(Dataset entries)
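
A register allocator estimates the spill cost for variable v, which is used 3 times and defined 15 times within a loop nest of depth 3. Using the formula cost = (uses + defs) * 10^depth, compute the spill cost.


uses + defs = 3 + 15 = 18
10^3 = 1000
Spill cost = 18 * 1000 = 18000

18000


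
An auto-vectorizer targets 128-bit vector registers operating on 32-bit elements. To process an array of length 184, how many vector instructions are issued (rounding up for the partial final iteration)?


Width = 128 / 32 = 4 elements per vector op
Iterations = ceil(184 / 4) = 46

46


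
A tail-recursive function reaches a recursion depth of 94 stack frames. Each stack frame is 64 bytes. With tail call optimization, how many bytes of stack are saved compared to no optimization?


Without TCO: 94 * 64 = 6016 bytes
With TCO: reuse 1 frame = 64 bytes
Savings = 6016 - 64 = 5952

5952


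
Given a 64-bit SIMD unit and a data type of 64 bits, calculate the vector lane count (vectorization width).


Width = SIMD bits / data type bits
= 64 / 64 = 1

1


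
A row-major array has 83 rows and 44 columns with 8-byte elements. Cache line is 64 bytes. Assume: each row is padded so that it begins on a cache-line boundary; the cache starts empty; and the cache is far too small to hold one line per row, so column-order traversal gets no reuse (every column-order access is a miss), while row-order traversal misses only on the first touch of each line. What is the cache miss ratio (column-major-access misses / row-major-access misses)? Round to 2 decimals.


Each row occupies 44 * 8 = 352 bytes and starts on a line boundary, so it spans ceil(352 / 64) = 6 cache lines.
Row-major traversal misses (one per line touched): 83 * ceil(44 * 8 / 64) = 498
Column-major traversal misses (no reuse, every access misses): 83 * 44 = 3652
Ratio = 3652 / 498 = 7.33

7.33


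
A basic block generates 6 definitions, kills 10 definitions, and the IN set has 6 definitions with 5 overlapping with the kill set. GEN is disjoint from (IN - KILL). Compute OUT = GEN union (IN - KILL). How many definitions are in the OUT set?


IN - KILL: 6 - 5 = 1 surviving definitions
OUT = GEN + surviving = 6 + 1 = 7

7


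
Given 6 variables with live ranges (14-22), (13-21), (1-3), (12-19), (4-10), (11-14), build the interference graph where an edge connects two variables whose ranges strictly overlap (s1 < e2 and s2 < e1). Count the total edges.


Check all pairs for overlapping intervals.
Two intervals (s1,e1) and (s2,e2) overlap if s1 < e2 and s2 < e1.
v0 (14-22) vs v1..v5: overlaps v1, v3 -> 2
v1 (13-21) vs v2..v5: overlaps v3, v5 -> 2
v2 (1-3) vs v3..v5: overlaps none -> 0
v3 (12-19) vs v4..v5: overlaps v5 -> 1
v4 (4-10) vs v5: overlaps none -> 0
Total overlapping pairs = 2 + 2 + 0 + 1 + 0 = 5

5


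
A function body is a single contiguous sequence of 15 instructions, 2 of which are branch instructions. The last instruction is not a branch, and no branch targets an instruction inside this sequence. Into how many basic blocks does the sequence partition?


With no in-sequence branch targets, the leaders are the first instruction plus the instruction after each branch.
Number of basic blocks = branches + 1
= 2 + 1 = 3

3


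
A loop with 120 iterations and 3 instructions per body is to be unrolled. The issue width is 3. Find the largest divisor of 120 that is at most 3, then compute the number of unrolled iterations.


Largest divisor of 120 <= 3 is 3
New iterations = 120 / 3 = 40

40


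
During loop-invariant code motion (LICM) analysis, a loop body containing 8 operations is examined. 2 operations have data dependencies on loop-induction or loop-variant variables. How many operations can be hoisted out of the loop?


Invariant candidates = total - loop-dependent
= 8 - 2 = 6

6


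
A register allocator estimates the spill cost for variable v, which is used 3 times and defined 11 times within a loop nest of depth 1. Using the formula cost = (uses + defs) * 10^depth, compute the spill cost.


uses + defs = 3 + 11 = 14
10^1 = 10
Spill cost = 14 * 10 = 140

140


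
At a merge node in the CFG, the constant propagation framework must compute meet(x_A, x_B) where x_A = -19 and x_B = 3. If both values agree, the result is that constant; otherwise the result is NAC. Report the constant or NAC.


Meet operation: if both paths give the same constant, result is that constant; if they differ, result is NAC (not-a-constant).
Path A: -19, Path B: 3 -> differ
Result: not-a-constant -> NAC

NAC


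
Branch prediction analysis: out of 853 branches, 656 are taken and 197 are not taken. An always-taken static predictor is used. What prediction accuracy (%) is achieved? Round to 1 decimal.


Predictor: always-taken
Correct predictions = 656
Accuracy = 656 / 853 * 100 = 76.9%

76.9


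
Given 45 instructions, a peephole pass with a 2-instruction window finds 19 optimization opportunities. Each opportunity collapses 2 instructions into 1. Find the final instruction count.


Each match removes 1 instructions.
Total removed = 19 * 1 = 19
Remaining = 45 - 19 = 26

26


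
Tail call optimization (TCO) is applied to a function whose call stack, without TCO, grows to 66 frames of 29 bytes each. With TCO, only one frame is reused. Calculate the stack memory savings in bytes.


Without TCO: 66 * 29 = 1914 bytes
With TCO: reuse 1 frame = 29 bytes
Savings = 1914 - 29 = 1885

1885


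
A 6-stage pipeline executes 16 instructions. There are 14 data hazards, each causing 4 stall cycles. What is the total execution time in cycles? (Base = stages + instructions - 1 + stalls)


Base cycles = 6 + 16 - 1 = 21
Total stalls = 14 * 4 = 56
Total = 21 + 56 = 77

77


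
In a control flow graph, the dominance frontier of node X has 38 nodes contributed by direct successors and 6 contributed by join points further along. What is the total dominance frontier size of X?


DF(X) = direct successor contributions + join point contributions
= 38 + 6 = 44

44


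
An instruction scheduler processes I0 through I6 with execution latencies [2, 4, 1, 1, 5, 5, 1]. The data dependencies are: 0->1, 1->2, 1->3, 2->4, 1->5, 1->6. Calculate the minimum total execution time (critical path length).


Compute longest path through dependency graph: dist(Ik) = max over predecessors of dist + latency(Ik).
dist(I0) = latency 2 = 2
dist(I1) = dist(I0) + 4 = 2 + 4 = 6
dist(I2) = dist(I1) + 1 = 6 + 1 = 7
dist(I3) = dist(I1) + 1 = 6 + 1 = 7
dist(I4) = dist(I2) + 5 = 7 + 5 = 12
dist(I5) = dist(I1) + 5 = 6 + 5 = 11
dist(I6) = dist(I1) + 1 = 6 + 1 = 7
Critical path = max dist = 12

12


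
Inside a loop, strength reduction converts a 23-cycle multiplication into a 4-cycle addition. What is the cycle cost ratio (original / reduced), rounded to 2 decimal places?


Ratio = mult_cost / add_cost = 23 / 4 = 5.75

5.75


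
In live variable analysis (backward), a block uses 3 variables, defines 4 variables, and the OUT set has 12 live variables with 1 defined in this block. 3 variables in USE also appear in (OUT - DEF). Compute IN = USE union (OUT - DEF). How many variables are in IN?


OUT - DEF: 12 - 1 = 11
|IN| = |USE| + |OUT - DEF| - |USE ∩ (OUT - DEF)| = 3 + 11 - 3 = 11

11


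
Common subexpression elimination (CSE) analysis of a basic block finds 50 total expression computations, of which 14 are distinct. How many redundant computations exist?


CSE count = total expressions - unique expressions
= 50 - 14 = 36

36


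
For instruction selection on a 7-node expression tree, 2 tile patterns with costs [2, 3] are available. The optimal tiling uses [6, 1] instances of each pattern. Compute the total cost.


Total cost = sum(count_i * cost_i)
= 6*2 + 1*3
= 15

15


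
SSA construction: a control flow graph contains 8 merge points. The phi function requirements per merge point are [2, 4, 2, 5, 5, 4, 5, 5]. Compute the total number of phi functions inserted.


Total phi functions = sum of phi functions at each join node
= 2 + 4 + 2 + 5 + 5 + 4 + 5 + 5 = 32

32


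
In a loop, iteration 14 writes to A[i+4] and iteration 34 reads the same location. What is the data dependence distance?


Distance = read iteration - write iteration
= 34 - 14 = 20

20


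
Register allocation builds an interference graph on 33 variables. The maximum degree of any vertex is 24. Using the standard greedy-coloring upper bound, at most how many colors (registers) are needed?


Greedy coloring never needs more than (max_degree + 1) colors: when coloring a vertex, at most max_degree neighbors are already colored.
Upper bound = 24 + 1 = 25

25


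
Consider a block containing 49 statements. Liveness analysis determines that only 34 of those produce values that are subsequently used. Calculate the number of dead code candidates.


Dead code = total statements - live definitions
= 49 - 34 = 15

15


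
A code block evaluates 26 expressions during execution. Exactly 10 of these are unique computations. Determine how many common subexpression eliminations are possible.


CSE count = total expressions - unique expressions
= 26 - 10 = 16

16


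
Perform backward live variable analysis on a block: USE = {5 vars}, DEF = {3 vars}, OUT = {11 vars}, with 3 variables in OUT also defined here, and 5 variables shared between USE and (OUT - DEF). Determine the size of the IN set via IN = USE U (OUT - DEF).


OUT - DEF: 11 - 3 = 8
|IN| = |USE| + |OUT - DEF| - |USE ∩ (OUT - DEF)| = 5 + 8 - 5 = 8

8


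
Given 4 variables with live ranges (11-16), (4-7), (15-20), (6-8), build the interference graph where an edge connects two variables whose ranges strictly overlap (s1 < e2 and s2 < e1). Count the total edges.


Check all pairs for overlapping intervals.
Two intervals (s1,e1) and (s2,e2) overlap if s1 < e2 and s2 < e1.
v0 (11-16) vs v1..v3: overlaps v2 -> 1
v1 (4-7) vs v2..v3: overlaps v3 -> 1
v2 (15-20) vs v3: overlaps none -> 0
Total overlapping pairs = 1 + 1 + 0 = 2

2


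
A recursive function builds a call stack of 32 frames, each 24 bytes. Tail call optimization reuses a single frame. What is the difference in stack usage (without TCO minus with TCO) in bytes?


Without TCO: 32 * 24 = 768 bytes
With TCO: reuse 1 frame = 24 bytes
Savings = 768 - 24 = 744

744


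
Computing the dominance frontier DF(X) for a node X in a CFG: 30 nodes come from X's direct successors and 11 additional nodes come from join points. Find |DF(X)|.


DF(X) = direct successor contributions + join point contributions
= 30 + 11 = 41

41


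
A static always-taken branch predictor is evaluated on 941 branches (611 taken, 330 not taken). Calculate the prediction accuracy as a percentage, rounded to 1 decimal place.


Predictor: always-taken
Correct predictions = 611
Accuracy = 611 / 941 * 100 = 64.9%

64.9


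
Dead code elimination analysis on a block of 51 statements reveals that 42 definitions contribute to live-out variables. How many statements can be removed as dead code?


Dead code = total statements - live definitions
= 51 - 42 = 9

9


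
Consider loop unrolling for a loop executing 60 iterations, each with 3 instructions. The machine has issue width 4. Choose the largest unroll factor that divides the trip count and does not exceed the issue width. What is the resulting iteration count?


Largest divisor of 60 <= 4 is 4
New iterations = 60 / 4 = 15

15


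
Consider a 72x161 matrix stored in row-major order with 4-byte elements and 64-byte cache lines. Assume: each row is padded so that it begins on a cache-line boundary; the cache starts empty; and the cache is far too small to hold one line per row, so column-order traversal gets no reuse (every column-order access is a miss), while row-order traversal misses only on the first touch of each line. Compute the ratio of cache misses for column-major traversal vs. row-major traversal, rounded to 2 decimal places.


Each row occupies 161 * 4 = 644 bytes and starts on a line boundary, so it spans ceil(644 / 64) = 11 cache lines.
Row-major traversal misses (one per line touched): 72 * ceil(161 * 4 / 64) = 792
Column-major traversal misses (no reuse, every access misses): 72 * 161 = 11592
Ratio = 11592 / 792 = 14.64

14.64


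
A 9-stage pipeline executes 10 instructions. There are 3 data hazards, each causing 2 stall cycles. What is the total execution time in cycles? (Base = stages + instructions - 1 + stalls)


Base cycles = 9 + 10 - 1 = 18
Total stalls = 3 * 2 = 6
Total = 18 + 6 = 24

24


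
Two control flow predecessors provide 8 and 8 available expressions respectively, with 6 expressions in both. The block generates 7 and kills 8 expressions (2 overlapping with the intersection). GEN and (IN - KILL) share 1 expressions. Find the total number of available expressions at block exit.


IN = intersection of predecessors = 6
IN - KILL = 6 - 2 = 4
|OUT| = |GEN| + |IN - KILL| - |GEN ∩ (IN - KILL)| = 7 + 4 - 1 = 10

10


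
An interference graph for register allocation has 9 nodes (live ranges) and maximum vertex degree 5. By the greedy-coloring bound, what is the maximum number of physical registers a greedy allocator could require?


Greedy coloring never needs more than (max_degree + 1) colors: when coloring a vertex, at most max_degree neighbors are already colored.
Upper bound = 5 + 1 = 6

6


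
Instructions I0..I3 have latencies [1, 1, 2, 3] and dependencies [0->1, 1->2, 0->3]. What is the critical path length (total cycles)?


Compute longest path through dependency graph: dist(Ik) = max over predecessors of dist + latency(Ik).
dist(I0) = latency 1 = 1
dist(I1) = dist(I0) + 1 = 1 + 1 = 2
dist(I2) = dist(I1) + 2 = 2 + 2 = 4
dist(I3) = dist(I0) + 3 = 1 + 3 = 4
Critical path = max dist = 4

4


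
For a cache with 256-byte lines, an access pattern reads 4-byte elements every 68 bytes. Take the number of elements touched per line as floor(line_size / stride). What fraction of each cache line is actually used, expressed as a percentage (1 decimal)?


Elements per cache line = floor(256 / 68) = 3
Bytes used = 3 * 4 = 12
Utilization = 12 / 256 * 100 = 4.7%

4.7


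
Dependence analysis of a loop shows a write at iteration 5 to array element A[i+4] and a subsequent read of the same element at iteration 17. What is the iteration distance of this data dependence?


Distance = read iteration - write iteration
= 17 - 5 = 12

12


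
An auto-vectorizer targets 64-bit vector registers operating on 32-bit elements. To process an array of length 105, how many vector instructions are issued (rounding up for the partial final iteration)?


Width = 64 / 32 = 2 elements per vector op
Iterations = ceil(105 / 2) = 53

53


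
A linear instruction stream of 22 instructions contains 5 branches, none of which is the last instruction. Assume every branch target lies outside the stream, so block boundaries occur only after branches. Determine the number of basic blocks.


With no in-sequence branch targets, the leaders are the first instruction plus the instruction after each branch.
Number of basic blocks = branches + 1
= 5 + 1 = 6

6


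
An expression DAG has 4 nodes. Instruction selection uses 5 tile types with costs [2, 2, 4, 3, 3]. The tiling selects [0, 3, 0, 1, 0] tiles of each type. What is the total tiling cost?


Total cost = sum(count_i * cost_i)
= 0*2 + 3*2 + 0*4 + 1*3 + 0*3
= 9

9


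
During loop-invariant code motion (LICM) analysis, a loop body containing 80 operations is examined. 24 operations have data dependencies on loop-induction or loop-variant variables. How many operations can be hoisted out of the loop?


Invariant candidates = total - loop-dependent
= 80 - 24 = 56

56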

Assigned task: At the line containing "An expression DAG", start copying. Continue exactly through the final line of the entries above and stop there.

Response to this task:
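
An expression DAG has 4 nodes. Instruction selection uses 5 tile types with costs [2, 2, 4, 3, 3]. The tiling selects [0, 3, 0, 1, 0] tiles of each type. What is the total tiling cost?


Total cost = sum(count_i * cost_i)
= 0*2 + 3*2 + 0*4 + 1*3 + 0*3
= 9

9


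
During loop-invariant code motion (LICM) analysis, a loop body containing 80 operations is examined. 24 operations have data dependencies on loop-induction or loop-variant variables. How many operations can be hoisted out of the loop?


Invariant candidates = total - loop-dependent
= 80 - 24 = 56

56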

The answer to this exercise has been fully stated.